[RECORDS PROVIDED — start]
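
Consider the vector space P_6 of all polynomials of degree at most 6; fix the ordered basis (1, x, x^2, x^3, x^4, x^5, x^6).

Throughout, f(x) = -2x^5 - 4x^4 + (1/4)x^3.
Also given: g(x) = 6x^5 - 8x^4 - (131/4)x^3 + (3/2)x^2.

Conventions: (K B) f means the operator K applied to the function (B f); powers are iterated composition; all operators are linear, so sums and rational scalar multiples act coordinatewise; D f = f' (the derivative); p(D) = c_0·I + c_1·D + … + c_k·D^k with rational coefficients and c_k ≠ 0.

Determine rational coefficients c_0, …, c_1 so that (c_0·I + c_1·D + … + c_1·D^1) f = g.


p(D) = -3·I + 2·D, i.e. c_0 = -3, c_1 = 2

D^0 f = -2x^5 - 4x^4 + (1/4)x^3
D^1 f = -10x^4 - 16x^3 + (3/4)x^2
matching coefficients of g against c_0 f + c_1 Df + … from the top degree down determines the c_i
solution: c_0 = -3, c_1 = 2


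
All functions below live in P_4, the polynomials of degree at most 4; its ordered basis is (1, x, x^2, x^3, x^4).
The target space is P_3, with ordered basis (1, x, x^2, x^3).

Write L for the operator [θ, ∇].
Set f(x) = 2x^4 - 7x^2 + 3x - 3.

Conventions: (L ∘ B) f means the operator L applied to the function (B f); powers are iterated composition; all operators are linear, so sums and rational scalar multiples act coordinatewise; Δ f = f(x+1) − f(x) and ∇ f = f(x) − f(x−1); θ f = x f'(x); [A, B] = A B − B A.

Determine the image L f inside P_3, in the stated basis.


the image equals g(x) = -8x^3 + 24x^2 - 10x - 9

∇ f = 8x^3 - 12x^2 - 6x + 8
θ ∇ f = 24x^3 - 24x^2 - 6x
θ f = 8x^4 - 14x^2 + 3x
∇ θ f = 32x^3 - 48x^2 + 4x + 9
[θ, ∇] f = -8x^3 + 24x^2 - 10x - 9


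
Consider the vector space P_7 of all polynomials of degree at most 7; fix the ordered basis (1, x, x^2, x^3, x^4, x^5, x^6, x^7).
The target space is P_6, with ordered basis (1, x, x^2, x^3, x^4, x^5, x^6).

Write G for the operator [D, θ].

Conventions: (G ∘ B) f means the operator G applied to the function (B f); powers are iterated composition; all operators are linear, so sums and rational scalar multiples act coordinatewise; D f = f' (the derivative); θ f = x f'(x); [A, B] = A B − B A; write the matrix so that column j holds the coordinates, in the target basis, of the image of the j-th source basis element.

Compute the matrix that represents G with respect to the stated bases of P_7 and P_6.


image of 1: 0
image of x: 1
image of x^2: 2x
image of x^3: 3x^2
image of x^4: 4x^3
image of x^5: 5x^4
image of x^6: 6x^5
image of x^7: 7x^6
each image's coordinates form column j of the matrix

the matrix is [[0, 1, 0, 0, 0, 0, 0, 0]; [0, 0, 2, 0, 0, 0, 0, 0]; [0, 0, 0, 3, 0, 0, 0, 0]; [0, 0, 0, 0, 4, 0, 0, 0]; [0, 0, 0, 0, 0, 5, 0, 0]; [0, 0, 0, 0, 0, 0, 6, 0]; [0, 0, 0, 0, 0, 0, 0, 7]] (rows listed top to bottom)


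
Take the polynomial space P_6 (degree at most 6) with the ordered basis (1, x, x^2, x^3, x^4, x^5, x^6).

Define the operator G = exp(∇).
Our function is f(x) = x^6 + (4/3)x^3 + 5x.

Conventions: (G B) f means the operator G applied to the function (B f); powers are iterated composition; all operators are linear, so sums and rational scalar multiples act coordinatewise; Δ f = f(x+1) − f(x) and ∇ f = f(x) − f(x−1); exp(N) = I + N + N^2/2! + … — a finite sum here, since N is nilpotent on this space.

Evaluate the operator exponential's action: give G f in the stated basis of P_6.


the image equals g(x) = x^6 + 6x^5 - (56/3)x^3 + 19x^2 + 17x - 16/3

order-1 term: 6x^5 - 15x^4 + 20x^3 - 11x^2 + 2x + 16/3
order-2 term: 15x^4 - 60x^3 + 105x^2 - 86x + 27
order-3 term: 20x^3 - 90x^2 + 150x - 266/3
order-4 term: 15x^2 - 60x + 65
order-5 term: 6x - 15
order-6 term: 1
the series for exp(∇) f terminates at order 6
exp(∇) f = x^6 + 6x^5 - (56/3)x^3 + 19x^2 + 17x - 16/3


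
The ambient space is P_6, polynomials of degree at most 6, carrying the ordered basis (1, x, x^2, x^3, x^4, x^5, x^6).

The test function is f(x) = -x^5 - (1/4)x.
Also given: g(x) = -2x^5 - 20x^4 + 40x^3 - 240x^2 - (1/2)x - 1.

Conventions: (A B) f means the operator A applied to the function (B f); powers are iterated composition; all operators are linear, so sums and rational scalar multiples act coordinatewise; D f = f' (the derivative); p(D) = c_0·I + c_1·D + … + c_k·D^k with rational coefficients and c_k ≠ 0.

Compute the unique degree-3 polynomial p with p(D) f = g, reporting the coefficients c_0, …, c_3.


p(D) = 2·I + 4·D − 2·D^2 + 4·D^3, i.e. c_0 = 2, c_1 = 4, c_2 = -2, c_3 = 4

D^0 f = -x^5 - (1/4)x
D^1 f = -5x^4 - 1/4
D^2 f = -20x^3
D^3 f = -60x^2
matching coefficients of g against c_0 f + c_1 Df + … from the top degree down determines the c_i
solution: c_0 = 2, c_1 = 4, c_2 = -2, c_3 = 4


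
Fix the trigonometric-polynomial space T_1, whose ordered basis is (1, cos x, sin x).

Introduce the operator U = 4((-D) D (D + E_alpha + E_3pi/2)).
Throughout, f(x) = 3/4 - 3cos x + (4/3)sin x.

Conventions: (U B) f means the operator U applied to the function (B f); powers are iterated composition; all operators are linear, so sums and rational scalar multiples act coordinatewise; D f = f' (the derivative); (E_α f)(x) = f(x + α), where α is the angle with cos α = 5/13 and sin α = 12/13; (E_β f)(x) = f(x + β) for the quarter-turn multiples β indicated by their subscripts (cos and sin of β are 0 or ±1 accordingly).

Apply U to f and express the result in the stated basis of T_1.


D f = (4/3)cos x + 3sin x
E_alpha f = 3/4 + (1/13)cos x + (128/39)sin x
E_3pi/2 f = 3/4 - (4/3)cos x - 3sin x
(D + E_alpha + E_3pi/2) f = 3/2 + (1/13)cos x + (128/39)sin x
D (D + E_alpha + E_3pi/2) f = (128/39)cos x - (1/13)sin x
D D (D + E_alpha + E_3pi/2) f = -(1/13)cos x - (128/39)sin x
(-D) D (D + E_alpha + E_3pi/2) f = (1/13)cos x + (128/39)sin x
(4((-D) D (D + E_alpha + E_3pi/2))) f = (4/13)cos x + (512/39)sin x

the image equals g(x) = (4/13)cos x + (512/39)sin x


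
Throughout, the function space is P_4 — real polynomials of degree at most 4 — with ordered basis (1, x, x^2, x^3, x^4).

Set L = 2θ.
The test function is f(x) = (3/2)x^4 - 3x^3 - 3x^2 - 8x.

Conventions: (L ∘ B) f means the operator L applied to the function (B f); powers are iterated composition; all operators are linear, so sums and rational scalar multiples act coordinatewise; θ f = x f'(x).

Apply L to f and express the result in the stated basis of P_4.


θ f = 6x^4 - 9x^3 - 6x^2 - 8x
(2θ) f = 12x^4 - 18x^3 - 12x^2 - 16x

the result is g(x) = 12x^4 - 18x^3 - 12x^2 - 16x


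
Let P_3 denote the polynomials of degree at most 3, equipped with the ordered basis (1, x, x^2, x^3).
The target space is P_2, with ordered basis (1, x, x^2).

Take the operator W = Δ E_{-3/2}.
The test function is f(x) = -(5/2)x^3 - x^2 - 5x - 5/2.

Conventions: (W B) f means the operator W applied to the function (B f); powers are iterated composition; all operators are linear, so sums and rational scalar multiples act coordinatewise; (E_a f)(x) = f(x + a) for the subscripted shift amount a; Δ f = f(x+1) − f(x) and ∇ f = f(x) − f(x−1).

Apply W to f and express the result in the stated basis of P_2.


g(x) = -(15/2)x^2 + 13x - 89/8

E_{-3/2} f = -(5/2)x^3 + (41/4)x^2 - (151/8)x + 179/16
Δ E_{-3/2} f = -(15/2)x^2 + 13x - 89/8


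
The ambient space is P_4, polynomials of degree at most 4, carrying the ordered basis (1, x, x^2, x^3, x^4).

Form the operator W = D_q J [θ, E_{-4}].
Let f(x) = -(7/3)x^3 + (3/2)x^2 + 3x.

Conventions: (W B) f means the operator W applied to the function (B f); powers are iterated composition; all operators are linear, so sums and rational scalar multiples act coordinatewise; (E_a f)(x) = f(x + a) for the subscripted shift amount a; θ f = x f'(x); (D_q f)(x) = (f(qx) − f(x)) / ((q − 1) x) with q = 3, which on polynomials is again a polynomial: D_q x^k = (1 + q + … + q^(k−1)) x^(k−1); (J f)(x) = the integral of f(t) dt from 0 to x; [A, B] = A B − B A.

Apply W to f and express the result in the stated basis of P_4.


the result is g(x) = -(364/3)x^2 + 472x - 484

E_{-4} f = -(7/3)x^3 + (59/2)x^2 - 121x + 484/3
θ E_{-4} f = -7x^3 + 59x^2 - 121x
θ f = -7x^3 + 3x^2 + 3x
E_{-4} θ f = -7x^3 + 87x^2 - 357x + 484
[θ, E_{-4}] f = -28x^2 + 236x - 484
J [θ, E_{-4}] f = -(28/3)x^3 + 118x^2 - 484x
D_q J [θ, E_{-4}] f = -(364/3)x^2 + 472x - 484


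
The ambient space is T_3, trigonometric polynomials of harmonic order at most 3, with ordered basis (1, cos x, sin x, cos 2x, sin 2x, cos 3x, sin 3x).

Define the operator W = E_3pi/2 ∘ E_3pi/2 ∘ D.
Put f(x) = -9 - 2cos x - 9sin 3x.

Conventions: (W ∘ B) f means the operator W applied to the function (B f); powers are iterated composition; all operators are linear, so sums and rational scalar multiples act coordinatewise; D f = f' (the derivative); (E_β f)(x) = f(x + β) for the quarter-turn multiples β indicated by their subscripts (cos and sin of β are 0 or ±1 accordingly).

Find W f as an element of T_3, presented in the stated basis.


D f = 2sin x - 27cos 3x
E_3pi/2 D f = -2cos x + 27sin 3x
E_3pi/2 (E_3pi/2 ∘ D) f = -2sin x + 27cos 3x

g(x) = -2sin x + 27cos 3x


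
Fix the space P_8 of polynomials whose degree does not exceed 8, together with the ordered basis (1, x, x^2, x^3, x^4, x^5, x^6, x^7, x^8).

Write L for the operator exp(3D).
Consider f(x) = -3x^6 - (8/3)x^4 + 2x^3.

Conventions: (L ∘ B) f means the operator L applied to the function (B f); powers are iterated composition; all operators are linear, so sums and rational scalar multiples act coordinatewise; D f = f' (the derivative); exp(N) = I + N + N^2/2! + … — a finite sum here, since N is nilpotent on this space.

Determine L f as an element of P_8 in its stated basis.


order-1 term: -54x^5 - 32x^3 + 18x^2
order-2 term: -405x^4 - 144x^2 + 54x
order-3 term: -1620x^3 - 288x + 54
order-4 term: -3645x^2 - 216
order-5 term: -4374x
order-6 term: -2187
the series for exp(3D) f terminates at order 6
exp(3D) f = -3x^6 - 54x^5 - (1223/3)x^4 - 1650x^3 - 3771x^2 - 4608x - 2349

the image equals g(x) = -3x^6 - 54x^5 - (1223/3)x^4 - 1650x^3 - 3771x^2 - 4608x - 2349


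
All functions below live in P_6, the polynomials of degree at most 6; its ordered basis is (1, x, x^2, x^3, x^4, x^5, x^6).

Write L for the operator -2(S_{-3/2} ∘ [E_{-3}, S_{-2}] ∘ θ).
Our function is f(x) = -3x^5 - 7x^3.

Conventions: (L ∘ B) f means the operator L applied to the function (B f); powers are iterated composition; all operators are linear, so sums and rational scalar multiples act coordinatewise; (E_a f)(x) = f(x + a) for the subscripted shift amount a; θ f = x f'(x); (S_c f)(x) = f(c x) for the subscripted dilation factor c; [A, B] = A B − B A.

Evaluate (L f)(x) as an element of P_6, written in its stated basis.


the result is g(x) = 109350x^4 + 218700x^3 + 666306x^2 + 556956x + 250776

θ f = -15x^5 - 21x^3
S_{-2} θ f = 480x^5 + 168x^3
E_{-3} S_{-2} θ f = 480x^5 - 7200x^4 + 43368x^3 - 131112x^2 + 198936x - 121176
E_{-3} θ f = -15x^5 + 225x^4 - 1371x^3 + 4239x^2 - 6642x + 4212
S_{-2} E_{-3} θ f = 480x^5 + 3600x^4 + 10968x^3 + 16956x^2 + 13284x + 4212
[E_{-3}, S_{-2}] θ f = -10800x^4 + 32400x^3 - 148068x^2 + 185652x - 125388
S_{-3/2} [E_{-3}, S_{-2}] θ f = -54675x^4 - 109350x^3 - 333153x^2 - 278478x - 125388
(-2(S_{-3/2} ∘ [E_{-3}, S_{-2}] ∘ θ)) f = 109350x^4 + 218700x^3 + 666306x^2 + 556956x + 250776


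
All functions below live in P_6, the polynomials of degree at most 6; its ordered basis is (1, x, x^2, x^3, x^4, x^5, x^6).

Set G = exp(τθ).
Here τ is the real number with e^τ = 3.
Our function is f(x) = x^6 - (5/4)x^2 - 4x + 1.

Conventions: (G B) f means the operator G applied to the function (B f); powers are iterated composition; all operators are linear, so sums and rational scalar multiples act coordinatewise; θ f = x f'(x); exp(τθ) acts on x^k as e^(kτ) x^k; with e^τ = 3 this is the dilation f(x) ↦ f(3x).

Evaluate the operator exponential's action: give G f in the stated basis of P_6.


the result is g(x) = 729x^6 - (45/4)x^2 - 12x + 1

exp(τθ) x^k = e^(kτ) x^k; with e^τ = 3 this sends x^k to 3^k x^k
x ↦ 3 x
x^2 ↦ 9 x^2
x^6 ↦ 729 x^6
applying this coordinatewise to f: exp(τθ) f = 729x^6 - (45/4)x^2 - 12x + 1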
[RECORDS PROVIDED — finish]
» TO DO
Taking the entries above, write out exactly each line from the one holding "The target space is P_6, with" to the one holding "The test function is f(x) = -x^5 - (1/4)x.", both included, and stop there.

» RESULT OF THE TASK
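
The target space is P_6, with ordered basis (1, x, x^2, x^3, x^4, x^5, x^6).

Write G for the operator [D, θ].

Conventions: (G ∘ B) f means the operator G applied to the function (B f); powers are iterated composition; all operators are linear, so sums and rational scalar multiples act coordinatewise; D f = f' (the derivative); θ f = x f'(x); [A, B] = A B − B A; write the matrix so that column j holds the coordinates, in the target basis, of the image of the j-th source basis element.

Compute the matrix that represents G with respect to the stated bases of P_7 and P_6.


image of 1: 0
image of x: 1
image of x^2: 2x
image of x^3: 3x^2
image of x^4: 4x^3
image of x^5: 5x^4
image of x^6: 6x^5
image of x^7: 7x^6
each image's coordinates form column j of the matrix

the matrix is [[0, 1, 0, 0, 0, 0, 0, 0]; [0, 0, 2, 0, 0, 0, 0, 0]; [0, 0, 0, 3, 0, 0, 0, 0]; [0, 0, 0, 0, 4, 0, 0, 0]; [0, 0, 0, 0, 0, 5, 0, 0]; [0, 0, 0, 0, 0, 0, 6, 0]; [0, 0, 0, 0, 0, 0, 0, 7]] (rows listed top to bottom)


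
Take the polynomial space P_6 (degree at most 6) with the ordered basis (1, x, x^2, x^3, x^4, x^5, x^6).

Define the operator G = exp(∇).
Our function is f(x) = x^6 + (4/3)x^3 + 5x.

Conventions: (G B) f means the operator G applied to the function (B f); powers are iterated composition; all operators are linear, so sums and rational scalar multiples act coordinatewise; Δ f = f(x+1) − f(x) and ∇ f = f(x) − f(x−1); exp(N) = I + N + N^2/2! + … — a finite sum here, since N is nilpotent on this space.

Evaluate the operator exponential's action: give G f in the stated basis of P_6.


the image equals g(x) = x^6 + 6x^5 - (56/3)x^3 + 19x^2 + 17x - 16/3

order-1 term: 6x^5 - 15x^4 + 20x^3 - 11x^2 + 2x + 16/3
order-2 term: 15x^4 - 60x^3 + 105x^2 - 86x + 27
order-3 term: 20x^3 - 90x^2 + 150x - 266/3
order-4 term: 15x^2 - 60x + 65
order-5 term: 6x - 15
order-6 term: 1
the series for exp(∇) f terminates at order 6
exp(∇) f = x^6 + 6x^5 - (56/3)x^3 + 19x^2 + 17x - 16/3


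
The ambient space is P_6, polynomials of degree at most 6, carrying the ordered basis (1, x, x^2, x^3, x^4, x^5, x^6).

The test function is f(x) = -x^5 - (1/4)x.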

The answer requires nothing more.